→ **WORK TO COMPLETE**:
Copy the records below word for word, leaving out nothing.

##### AVAILABLE DATA #####

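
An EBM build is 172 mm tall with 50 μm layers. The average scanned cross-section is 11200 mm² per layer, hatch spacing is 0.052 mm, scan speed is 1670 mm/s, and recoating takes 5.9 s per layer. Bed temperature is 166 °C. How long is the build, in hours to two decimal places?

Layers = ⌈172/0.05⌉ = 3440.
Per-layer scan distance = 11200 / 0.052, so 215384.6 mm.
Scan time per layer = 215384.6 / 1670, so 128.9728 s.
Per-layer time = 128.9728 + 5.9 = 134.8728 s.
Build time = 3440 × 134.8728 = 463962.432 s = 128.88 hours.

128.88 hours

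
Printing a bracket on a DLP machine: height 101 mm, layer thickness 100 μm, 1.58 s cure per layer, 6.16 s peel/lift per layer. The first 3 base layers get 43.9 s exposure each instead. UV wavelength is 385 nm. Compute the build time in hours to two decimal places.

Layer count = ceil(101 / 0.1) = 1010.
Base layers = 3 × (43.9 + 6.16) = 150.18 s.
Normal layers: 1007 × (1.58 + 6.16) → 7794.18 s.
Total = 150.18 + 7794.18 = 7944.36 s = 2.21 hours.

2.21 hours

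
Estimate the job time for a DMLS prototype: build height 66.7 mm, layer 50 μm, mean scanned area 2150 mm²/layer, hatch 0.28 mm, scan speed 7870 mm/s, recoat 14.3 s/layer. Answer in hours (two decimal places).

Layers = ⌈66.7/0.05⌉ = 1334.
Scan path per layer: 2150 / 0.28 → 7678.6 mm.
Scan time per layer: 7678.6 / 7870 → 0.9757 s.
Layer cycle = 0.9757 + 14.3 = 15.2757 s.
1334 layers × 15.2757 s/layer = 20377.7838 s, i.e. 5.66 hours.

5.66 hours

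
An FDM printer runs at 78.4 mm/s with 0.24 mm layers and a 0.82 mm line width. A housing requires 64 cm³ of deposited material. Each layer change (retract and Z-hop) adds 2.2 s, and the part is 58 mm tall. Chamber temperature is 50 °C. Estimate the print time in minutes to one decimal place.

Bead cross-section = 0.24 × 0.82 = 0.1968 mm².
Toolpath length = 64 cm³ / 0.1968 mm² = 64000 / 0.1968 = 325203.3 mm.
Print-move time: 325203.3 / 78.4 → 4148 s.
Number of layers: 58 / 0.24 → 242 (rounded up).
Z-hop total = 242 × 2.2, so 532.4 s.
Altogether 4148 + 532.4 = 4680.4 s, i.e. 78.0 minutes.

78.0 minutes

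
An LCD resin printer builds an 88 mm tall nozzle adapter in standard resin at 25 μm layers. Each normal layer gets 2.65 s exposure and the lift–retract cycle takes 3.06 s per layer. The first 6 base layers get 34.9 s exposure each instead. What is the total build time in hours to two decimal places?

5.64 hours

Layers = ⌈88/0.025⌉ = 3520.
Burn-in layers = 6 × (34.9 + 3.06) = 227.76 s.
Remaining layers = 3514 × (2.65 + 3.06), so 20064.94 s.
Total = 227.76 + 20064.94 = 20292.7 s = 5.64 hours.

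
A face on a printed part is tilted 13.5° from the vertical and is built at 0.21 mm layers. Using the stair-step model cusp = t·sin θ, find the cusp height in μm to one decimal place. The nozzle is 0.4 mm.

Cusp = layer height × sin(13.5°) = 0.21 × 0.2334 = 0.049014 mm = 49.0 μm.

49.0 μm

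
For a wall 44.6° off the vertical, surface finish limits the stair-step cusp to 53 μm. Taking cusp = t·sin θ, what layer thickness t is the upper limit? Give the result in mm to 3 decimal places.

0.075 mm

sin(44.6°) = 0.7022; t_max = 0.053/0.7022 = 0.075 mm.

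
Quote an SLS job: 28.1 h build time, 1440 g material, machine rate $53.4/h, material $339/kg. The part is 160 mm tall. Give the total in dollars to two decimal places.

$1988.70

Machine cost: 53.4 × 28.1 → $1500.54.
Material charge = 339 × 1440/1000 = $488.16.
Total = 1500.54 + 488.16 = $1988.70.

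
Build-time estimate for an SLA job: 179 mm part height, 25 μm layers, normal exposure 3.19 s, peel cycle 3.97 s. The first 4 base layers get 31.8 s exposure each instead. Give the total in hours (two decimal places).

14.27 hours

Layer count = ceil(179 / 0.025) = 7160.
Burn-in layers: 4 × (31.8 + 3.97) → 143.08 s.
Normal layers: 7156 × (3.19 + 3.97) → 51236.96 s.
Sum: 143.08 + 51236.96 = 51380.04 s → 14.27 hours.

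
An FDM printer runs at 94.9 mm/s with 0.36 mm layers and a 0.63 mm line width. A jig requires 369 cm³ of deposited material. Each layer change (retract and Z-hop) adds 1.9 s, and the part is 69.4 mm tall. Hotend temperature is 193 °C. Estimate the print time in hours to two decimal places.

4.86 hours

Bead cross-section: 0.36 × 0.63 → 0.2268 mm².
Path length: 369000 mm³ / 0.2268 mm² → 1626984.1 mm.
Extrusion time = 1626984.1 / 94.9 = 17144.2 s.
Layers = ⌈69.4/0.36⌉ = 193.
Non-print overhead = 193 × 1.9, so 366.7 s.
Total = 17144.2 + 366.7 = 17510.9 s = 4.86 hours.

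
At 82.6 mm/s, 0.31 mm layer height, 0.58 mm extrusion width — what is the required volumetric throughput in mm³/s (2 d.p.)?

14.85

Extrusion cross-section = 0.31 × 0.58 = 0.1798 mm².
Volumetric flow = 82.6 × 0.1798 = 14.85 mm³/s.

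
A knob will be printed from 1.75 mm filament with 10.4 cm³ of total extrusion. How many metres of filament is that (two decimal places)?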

#####

→ **WRITTEN SOLUTION**:
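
An EBM build is 172 mm tall with 50 μm layers. The average scanned cross-section is 11200 mm² per layer, hatch spacing is 0.052 mm, scan speed is 1670 mm/s, and recoating takes 5.9 s per layer. Bed temperature is 166 °C. How long is the build, in hours to two decimal places?

Layers = ⌈172/0.05⌉ = 3440.
Per-layer scan distance = 11200 / 0.052, so 215384.6 mm.
Scan time per layer = 215384.6 / 1670, so 128.9728 s.
Per-layer time = 128.9728 + 5.9 = 134.8728 s.
Build time = 3440 × 134.8728 = 463962.432 s = 128.88 hours.

128.88 hours

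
Printing a bracket on a DLP machine: height 101 mm, layer thickness 100 μm, 1.58 s cure per layer, 6.16 s peel/lift per layer. The first 3 base layers get 43.9 s exposure each instead. UV wavelength is 385 nm. Compute the build time in hours to two decimal places.

Layer count = ceil(101 / 0.1) = 1010.
Base layers = 3 × (43.9 + 6.16) = 150.18 s.
Normal layers: 1007 × (1.58 + 6.16) → 7794.18 s.
Total = 150.18 + 7794.18 = 7944.36 s = 2.21 hours.

2.21 hours

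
Estimate the job time for a DMLS prototype: build height 66.7 mm, layer 50 μm, mean scanned area 2150 mm²/layer, hatch 0.28 mm, scan speed 7870 mm/s, recoat 14.3 s/layer. Answer in hours (two decimal places).

Layers = ⌈66.7/0.05⌉ = 1334.
Scan path per layer: 2150 / 0.28 → 7678.6 mm.
Scan time per layer: 7678.6 / 7870 → 0.9757 s.
Layer cycle = 0.9757 + 14.3 = 15.2757 s.
1334 layers × 15.2757 s/layer = 20377.7838 s, i.e. 5.66 hours.

5.66 hours

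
An FDM printer runs at 78.4 mm/s with 0.24 mm layers and a 0.82 mm line width. A housing requires 64 cm³ of deposited material. Each layer change (retract and Z-hop) adds 2.2 s, and the part is 58 mm tall. Chamber temperature is 50 °C. Estimate the print time in minutes to one decimal place.

Bead cross-section = 0.24 × 0.82 = 0.1968 mm².
Toolpath length = 64 cm³ / 0.1968 mm² = 64000 / 0.1968 = 325203.3 mm.
Print-move time: 325203.3 / 78.4 → 4148 s.
Number of layers: 58 / 0.24 → 242 (rounded up).
Z-hop total = 242 × 2.2, so 532.4 s.
Altogether 4148 + 532.4 = 4680.4 s, i.e. 78.0 minutes.

78.0 minutes

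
An LCD resin printer builds an 88 mm tall nozzle adapter in standard resin at 25 μm layers. Each normal layer gets 2.65 s exposure and the lift–retract cycle takes 3.06 s per layer. The first 6 base layers get 34.9 s exposure each instead. What is the total build time in hours to two decimal places?

5.64 hours

Layers = ⌈88/0.025⌉ = 3520.
Burn-in layers = 6 × (34.9 + 3.06) = 227.76 s.
Remaining layers = 3514 × (2.65 + 3.06), so 20064.94 s.
Total = 227.76 + 20064.94 = 20292.7 s = 5.64 hours.

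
A face on a printed part is tilted 13.5° from the vertical and is built at 0.21 mm layers. Using the stair-step model cusp = t·sin θ, find the cusp height in μm to one decimal place. The nozzle is 0.4 mm.

Cusp = layer height × sin(13.5°) = 0.21 × 0.2334 = 0.049014 mm = 49.0 μm.

49.0 μm

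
For a wall 44.6° off the vertical, surface finish limits the stair-step cusp to 53 μm. Taking cusp = t·sin θ, what layer thickness t is the upper limit? Give the result in mm to 3 decimal places.

0.075 mm

sin(44.6°) = 0.7022; t_max = 0.053/0.7022 = 0.075 mm.

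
Quote an SLS job: 28.1 h build time, 1440 g material, machine rate $53.4/h, material $339/kg. The part is 160 mm tall. Give the total in dollars to two decimal places.

$1988.70

Machine cost: 53.4 × 28.1 → $1500.54.
Material charge = 339 × 1440/1000 = $488.16.
Total = 1500.54 + 488.16 = $1988.70.

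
Build-time estimate for an SLA job: 179 mm part height, 25 μm layers, normal exposure 3.19 s, peel cycle 3.97 s. The first 4 base layers get 31.8 s exposure each instead. Give the total in hours (two decimal places).

14.27 hours

Layer count = ceil(179 / 0.025) = 7160.
Burn-in layers: 4 × (31.8 + 3.97) → 143.08 s.
Normal layers: 7156 × (3.19 + 3.97) → 51236.96 s.
Sum: 143.08 + 51236.96 = 51380.04 s → 14.27 hours.

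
An FDM printer runs at 94.9 mm/s with 0.36 mm layers and a 0.63 mm line width. A jig requires 369 cm³ of deposited material. Each layer change (retract and Z-hop) adds 1.9 s, and the part is 69.4 mm tall. Hotend temperature is 193 °C. Estimate the print time in hours to two decimal places.

4.86 hours

Bead cross-section: 0.36 × 0.63 → 0.2268 mm².
Path length: 369000 mm³ / 0.2268 mm² → 1626984.1 mm.
Extrusion time = 1626984.1 / 94.9 = 17144.2 s.
Layers = ⌈69.4/0.36⌉ = 193.
Non-print overhead = 193 × 1.9, so 366.7 s.
Total = 17144.2 + 366.7 = 17510.9 s = 4.86 hours.

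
At 82.6 mm/s, 0.31 mm layer height, 0.58 mm extrusion width — what is the required volumetric throughput in mm³/s (2 d.p.)?

14.85

Extrusion cross-section = 0.31 × 0.58 = 0.1798 mm².
Volumetric flow = 82.6 × 0.1798 = 14.85 mm³/s.

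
A knob will be printed from 1.75 mm filament with 10.4 cm³ of total extrusion. How many metres of filament is that (two decimal places)?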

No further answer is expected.